= REQUIRED ACTION =
Keeping each line exactly as it is, output all of the records.

= TASK MATERIAL =
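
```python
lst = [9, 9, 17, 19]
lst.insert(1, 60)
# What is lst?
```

[9, 60, 9, 17, 19]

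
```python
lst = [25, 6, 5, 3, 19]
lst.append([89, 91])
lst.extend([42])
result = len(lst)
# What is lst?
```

After line 1: lst = [25, 6, 5, 3, 19]
After line 2 (append adds [89, 91] as single element): lst = [25, 6, 5, 3, 19, [89, 91]]
After line 3 (extend unpacks [42], adds 42): lst = [25, 6, 5, 3, 19, [89, 91], 42]
After line 4: result = len(lst) = 7

[25, 6, 5, 3, 19, [89, 91], 42]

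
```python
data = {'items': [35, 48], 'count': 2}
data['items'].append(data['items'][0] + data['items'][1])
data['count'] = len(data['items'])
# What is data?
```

After line 1: data = {'items': [35, 48], 'count': 2}
After line 2 (append 35 + 48 = 83): data = {'items': [35, 48, 83], 'count': 2}
After line 3 (count = len(items) = 3): data = {'items': [35, 48, 83], 'count': 3}

{'items': [35, 48, 83], 'count': 3}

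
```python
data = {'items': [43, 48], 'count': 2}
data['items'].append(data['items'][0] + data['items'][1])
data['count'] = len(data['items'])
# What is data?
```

After line 1: data = {'items': [43, 48], 'count': 2}
After line 2 (append 43 + 48 = 91): data = {'items': [43, 48, 91], 'count': 2}
After line 3 (count = len(items) = 3): data = {'items': [43, 48, 91], 'count': 3}

{'items': [43, 48, 91], 'count': 3}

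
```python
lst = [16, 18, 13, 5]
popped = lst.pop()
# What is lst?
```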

= YOUR SOLUTION =
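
```python
lst = [9, 9, 17, 19]
lst.insert(1, 60)
# What is lst?
```

[9, 60, 9, 17, 19]

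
```python
lst = [25, 6, 5, 3, 19]
lst.append([89, 91])
lst.extend([42])
result = len(lst)
# What is lst?
```

After line 1: lst = [25, 6, 5, 3, 19]
After line 2 (append adds [89, 91] as single element): lst = [25, 6, 5, 3, 19, [89, 91]]
After line 3 (extend unpacks [42], adds 42): lst = [25, 6, 5, 3, 19, [89, 91], 42]
After line 4: result = len(lst) = 7

[25, 6, 5, 3, 19, [89, 91], 42]

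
```python
data = {'items': [35, 48], 'count': 2}
data['items'].append(data['items'][0] + data['items'][1])
data['count'] = len(data['items'])
# What is data?
```

After line 1: data = {'items': [35, 48], 'count': 2}
After line 2 (append 35 + 48 = 83): data = {'items': [35, 48, 83], 'count': 2}
After line 3 (count = len(items) = 3): data = {'items': [35, 48, 83], 'count': 3}

{'items': [35, 48, 83], 'count': 3}

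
```python
data = {'items': [43, 48], 'count': 2}
data['items'].append(data['items'][0] + data['items'][1])
data['count'] = len(data['items'])
# What is data?
```

After line 1: data = {'items': [43, 48], 'count': 2}
After line 2 (append 43 + 48 = 91): data = {'items': [43, 48, 91], 'count': 2}
After line 3 (count = len(items) = 3): data = {'items': [43, 48, 91], 'count': 3}

{'items': [43, 48, 91], 'count': 3}

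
```python
lst = [16, 18, 13, 5]
popped = lst.pop()
# What is lst?
```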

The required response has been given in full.